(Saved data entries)
########
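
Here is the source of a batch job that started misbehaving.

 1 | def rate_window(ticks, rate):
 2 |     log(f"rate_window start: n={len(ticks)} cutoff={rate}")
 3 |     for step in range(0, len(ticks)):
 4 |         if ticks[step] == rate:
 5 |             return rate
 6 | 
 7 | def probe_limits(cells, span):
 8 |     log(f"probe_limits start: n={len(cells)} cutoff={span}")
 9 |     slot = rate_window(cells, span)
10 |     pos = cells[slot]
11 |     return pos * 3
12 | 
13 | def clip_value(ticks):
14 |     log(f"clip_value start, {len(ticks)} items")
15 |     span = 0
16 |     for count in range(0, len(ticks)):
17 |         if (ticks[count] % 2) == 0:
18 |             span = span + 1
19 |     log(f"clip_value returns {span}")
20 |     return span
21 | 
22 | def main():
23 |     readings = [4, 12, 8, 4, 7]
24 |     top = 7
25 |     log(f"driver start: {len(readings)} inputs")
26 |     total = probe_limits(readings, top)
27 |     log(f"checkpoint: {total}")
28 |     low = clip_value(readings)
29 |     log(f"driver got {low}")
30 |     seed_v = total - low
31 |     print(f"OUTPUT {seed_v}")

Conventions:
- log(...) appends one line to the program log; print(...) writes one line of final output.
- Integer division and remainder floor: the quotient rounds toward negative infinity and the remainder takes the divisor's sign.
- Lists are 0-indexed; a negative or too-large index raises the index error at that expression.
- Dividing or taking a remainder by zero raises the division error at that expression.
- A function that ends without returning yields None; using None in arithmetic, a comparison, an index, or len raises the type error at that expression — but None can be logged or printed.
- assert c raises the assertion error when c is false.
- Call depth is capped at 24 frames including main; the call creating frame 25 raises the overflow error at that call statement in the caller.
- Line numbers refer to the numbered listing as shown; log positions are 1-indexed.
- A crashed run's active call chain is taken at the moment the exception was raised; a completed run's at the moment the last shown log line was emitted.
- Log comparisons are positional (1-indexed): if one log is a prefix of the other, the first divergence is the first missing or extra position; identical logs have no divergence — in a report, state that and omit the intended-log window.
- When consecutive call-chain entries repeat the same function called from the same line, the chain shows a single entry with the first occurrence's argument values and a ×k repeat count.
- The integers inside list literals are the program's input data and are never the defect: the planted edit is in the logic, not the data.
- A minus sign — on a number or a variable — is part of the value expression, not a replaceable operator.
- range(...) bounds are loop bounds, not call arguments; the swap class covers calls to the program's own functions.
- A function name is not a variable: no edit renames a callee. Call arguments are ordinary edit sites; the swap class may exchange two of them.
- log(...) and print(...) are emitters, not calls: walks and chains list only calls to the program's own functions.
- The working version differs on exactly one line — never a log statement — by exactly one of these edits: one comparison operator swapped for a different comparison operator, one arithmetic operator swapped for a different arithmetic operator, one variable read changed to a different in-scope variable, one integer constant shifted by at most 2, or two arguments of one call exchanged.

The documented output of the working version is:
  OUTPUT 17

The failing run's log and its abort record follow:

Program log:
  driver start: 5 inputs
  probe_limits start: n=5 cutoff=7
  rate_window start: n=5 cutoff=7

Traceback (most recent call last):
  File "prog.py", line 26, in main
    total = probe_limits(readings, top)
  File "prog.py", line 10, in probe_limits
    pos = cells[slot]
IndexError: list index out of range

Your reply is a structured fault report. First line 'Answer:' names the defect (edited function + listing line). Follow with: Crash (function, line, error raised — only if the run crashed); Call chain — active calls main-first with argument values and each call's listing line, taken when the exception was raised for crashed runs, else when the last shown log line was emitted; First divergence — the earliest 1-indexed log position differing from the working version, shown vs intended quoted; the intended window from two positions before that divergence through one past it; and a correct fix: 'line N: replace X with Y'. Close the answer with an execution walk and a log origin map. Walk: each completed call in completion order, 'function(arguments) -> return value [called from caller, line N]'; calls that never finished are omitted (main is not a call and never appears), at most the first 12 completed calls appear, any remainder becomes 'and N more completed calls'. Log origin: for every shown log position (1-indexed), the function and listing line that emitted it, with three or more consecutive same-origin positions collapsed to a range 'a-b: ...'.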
########
All lines in the entries above that hold the word "inputs" need to be copied.

[Answer space]:
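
25 |     log(f"driver start: {len(readings)} inputs")
  driver start: 5 inputs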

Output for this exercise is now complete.